#### WHAT YOU NEED TO DO:
The response must consist of every line of the listing, reproduced verbatim.

#### LISTED RECORDS:
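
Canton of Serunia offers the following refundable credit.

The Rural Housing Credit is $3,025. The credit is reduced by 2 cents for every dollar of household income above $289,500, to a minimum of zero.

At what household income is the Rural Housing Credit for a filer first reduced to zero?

The credit falls by 2% of each dollar above $289,500, so it reaches zero when the excess is $3,025 / 2% = $151,250: income = $289,500 + $151,250 = $440,750.

$440,750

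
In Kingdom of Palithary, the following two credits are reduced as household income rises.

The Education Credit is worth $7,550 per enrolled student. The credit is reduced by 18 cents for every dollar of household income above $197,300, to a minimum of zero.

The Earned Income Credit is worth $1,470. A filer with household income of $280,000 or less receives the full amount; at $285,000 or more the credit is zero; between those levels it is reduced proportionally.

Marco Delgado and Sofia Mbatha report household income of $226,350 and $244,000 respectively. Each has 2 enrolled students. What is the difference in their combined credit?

$3,177

Marco ($226,350): Education Credit: base = 2 × $7,550 = $15,100. 18% of the $29,050 excess over $197,300 is $5,229; credit = $15,100 − $5,229 = $9,871. Earned Income Credit: $226,350 is at or below the $280,000 threshold, so the full $1,470 applies. total $9,871 + $1,470 = $11,341
Sofia ($244,000): Education Credit: base = 2 × $7,550 = $15,100. 18% of the $46,700 excess over $197,300 is $8,406; credit = $15,100 − $8,406 = $6,694. Earned Income Credit: $244,000 is at or below the $280,000 threshold, so the full $1,470 applies. total $6,694 + $1,470 = $8,164
Difference: |$11,341 − $8,164| = $3,177.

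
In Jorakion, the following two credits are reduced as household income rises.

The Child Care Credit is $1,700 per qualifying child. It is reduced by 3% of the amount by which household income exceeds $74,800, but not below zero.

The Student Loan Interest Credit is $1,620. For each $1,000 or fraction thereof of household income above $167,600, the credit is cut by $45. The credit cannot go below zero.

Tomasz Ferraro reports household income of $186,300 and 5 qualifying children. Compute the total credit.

$5,920

Child Care Credit: base = 5 × $1,700 = $8,500. 3% of the $111,500 excess over $74,800 is $3,345; credit = $8,500 − $3,345 = $5,155.
Student Loan Interest Credit: income exceeds $167,600 by $18,700, which is 19 full-or-partial $1,000 increments; reduction = 19 × $45 = $855, leaving $765.
Total: $5,155 + $765 = $5,920.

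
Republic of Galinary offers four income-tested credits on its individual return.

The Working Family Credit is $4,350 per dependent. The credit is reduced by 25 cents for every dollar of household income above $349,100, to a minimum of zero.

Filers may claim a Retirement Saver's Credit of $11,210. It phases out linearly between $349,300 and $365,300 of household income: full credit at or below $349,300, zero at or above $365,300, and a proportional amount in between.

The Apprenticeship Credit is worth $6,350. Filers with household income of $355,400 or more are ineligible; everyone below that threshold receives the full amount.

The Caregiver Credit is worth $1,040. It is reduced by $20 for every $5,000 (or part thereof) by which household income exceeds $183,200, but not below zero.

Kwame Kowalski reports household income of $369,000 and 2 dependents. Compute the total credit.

$4,005

Working Family Credit: base = 2 × $4,350 = $8,700. 25% of the $19,900 excess over $349,100 is $4,975; credit = $8,700 − $4,975 = $3,725.
Retirement Saver's Credit: $369,000 is at or above $365,300, so the credit is $0.
Apprenticeship Credit: $369,000 meets or exceeds the $355,400 cutoff, so the credit is $0.
Caregiver Credit: income exceeds $183,200 by $185,800, which is 38 full-or-partial $5,000 increments; reduction = 38 × $20 = $760, leaving $280.
Total: $3,725 + $0 + $0 + $280 = $4,005.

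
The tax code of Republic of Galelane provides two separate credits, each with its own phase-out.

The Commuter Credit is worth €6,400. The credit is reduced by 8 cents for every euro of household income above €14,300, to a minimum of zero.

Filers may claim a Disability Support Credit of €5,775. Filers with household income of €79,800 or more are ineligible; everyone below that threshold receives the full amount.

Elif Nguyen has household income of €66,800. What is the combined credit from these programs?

€7,975

Commuter Credit: 8% of the €52,500 excess over €14,300 is €4,200; credit = €6,400 − €4,200 = €2,200.
Disability Support Credit: €66,800 is below the €79,800 cutoff, so the full €5,775 applies.
Total: €2,200 + €5,775 = €7,975.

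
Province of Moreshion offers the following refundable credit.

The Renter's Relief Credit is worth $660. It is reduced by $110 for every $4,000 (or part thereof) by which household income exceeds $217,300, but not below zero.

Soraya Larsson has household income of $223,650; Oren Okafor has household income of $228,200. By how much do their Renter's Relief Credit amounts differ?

Soraya ($223,650): Renter's Relief Credit: income exceeds $217,300 by $6,350, which is 2 full-or-partial $4,000 increments; reduction = 2 × $110 = $220, leaving $440.
Oren ($228,200): Renter's Relief Credit: income exceeds $217,300 by $10,900, which is 3 full-or-partial $4,000 increments; reduction = 3 × $110 = $330, leaving $330.
Difference: |$440 − $330| = $110.

$110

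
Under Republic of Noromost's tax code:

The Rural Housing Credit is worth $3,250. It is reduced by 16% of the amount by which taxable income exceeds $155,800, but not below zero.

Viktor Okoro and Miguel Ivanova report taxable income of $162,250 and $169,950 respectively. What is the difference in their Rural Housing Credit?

$1,232

Viktor ($162,250): Rural Housing Credit: 16% of the $6,450 excess over $155,800 is $1,032; credit = $3,250 − $1,032 = $2,218.
Miguel ($169,950): Rural Housing Credit: 16% of the $14,150 excess over $155,800 is $2,264; credit = $3,250 − $2,264 = $986.
Difference: |$2,218 − $986| = $1,232.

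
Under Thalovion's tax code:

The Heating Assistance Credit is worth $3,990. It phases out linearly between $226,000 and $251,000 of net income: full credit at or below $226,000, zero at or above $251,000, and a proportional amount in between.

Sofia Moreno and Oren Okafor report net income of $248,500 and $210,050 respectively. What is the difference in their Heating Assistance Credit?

$3,591

Sofia ($248,500): Heating Assistance Credit: $248,500 is $22,500 into a $25,000 phase-out range, leaving 2,500/25,000 of the credit: $3,990 × 2,500/25,000 = $399.
Oren ($210,050): Heating Assistance Credit: $210,050 is at or below the $226,000 threshold, so the full $3,990 applies.
Difference: |$399 − $3,990| = $3,591.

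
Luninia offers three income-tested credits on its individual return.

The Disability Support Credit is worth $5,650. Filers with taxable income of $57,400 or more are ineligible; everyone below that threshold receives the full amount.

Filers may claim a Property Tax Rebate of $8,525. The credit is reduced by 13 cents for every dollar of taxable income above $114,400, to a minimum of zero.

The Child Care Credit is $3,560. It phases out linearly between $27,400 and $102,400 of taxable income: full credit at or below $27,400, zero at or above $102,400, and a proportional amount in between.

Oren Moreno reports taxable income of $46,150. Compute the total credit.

$16,845

Disability Support Credit: $46,150 is below the $57,400 cutoff, so the full $5,650 applies.
Property Tax Rebate: $46,150 is at or below the $114,400 threshold, so the full $8,525 applies.
Child Care Credit: $46,150 is $18,750 into a $75,000 phase-out range, leaving 56,250/75,000 of the credit: $3,560 × 56,250/75,000 = $2,670.
Total: $5,650 + $8,525 + $2,670 = $16,845.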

#### SOLUTION:
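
Canton of Serunia offers the following refundable credit.

The Rural Housing Credit is $3,025. The credit is reduced by 2 cents for every dollar of household income above $289,500, to a minimum of zero.

At what household income is the Rural Housing Credit for a filer first reduced to zero?

The credit falls by 2% of each dollar above $289,500, so it reaches zero when the excess is $3,025 / 2% = $151,250: income = $289,500 + $151,250 = $440,750.

$440,750

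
In Kingdom of Palithary, the following two credits are reduced as household income rises.

The Education Credit is worth $7,550 per enrolled student. The credit is reduced by 18 cents for every dollar of household income above $197,300, to a minimum of zero.

The Earned Income Credit is worth $1,470. A filer with household income of $280,000 or less receives the full amount; at $285,000 or more the credit is zero; between those levels it is reduced proportionally.

Marco Delgado and Sofia Mbatha report household income of $226,350 and $244,000 respectively. Each has 2 enrolled students. What is the difference in their combined credit?

$3,177

Marco ($226,350): Education Credit: base = 2 × $7,550 = $15,100. 18% of the $29,050 excess over $197,300 is $5,229; credit = $15,100 − $5,229 = $9,871. Earned Income Credit: $226,350 is at or below the $280,000 threshold, so the full $1,470 applies. total $9,871 + $1,470 = $11,341
Sofia ($244,000): Education Credit: base = 2 × $7,550 = $15,100. 18% of the $46,700 excess over $197,300 is $8,406; credit = $15,100 − $8,406 = $6,694. Earned Income Credit: $244,000 is at or below the $280,000 threshold, so the full $1,470 applies. total $6,694 + $1,470 = $8,164
Difference: |$11,341 − $8,164| = $3,177.

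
In Jorakion, the following two credits are reduced as household income rises.

The Child Care Credit is $1,700 per qualifying child. It is reduced by 3% of the amount by which household income exceeds $74,800, but not below zero.

The Student Loan Interest Credit is $1,620. For each $1,000 or fraction thereof of household income above $167,600, the credit is cut by $45. The credit cannot go below zero.

Tomasz Ferraro reports household income of $186,300 and 5 qualifying children. Compute the total credit.

$5,920

Child Care Credit: base = 5 × $1,700 = $8,500. 3% of the $111,500 excess over $74,800 is $3,345; credit = $8,500 − $3,345 = $5,155.
Student Loan Interest Credit: income exceeds $167,600 by $18,700, which is 19 full-or-partial $1,000 increments; reduction = 19 × $45 = $855, leaving $765.
Total: $5,155 + $765 = $5,920.

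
Republic of Galinary offers four income-tested credits on its individual return.

The Working Family Credit is $4,350 per dependent. The credit is reduced by 25 cents for every dollar of household income above $349,100, to a minimum of zero.

Filers may claim a Retirement Saver's Credit of $11,210. It phases out linearly between $349,300 and $365,300 of household income: full credit at or below $349,300, zero at or above $365,300, and a proportional amount in between.

The Apprenticeship Credit is worth $6,350. Filers with household income of $355,400 or more are ineligible; everyone below that threshold receives the full amount.

The Caregiver Credit is worth $1,040. It is reduced by $20 for every $5,000 (or part thereof) by which household income exceeds $183,200, but not below zero.

Kwame Kowalski reports household income of $369,000 and 2 dependents. Compute the total credit.

$4,005

Working Family Credit: base = 2 × $4,350 = $8,700. 25% of the $19,900 excess over $349,100 is $4,975; credit = $8,700 − $4,975 = $3,725.
Retirement Saver's Credit: $369,000 is at or above $365,300, so the credit is $0.
Apprenticeship Credit: $369,000 meets or exceeds the $355,400 cutoff, so the credit is $0.
Caregiver Credit: income exceeds $183,200 by $185,800, which is 38 full-or-partial $5,000 increments; reduction = 38 × $20 = $760, leaving $280.
Total: $3,725 + $0 + $0 + $280 = $4,005.

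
The tax code of Republic of Galelane provides two separate credits, each with its own phase-out.

The Commuter Credit is worth €6,400. The credit is reduced by 8 cents for every euro of household income above €14,300, to a minimum of zero.

Filers may claim a Disability Support Credit of €5,775. Filers with household income of €79,800 or more are ineligible; everyone below that threshold receives the full amount.

Elif Nguyen has household income of €66,800. What is the combined credit from these programs?

€7,975

Commuter Credit: 8% of the €52,500 excess over €14,300 is €4,200; credit = €6,400 − €4,200 = €2,200.
Disability Support Credit: €66,800 is below the €79,800 cutoff, so the full €5,775 applies.
Total: €2,200 + €5,775 = €7,975.

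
Province of Moreshion offers the following refundable credit.

The Renter's Relief Credit is worth $660. It is reduced by $110 for every $4,000 (or part thereof) by which household income exceeds $217,300, but not below zero.

Soraya Larsson has household income of $223,650; Oren Okafor has household income of $228,200. By how much do their Renter's Relief Credit amounts differ?

Soraya ($223,650): Renter's Relief Credit: income exceeds $217,300 by $6,350, which is 2 full-or-partial $4,000 increments; reduction = 2 × $110 = $220, leaving $440.
Oren ($228,200): Renter's Relief Credit: income exceeds $217,300 by $10,900, which is 3 full-or-partial $4,000 increments; reduction = 3 × $110 = $330, leaving $330.
Difference: |$440 − $330| = $110.

$110

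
Under Republic of Noromost's tax code:

The Rural Housing Credit is worth $3,250. It is reduced by 16% of the amount by which taxable income exceeds $155,800, but not below zero.

Viktor Okoro and Miguel Ivanova report taxable income of $162,250 and $169,950 respectively. What is the difference in their Rural Housing Credit?

$1,232

Viktor ($162,250): Rural Housing Credit: 16% of the $6,450 excess over $155,800 is $1,032; credit = $3,250 − $1,032 = $2,218.
Miguel ($169,950): Rural Housing Credit: 16% of the $14,150 excess over $155,800 is $2,264; credit = $3,250 − $2,264 = $986.
Difference: |$2,218 − $986| = $1,232.

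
Under Thalovion's tax code:

The Heating Assistance Credit is worth $3,990. It phases out linearly between $226,000 and $251,000 of net income: full credit at or below $226,000, zero at or above $251,000, and a proportional amount in between.

Sofia Moreno and Oren Okafor report net income of $248,500 and $210,050 respectively. What is the difference in their Heating Assistance Credit?

$3,591

Sofia ($248,500): Heating Assistance Credit: $248,500 is $22,500 into a $25,000 phase-out range, leaving 2,500/25,000 of the credit: $3,990 × 2,500/25,000 = $399.
Oren ($210,050): Heating Assistance Credit: $210,050 is at or below the $226,000 threshold, so the full $3,990 applies.
Difference: |$399 − $3,990| = $3,591.

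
Luninia offers three income-tested credits on its individual return.

The Disability Support Credit is worth $5,650. Filers with taxable income of $57,400 or more are ineligible; everyone below that threshold receives the full amount.

Filers may claim a Property Tax Rebate of $8,525. The credit is reduced by 13 cents for every dollar of taxable income above $114,400, to a minimum of zero.

The Child Care Credit is $3,560. It phases out linearly between $27,400 and $102,400 of taxable income: full credit at or below $27,400, zero at or above $102,400, and a proportional amount in between.

Oren Moreno reports taxable income of $46,150. Compute the total credit.

$16,845

Disability Support Credit: $46,150 is below the $57,400 cutoff, so the full $5,650 applies.
Property Tax Rebate: $46,150 is at or below the $114,400 threshold, so the full $8,525 applies.
Child Care Credit: $46,150 is $18,750 into a $75,000 phase-out range, leaving 56,250/75,000 of the credit: $3,560 × 56,250/75,000 = $2,670.
Total: $5,650 + $8,525 + $2,670 = $16,845.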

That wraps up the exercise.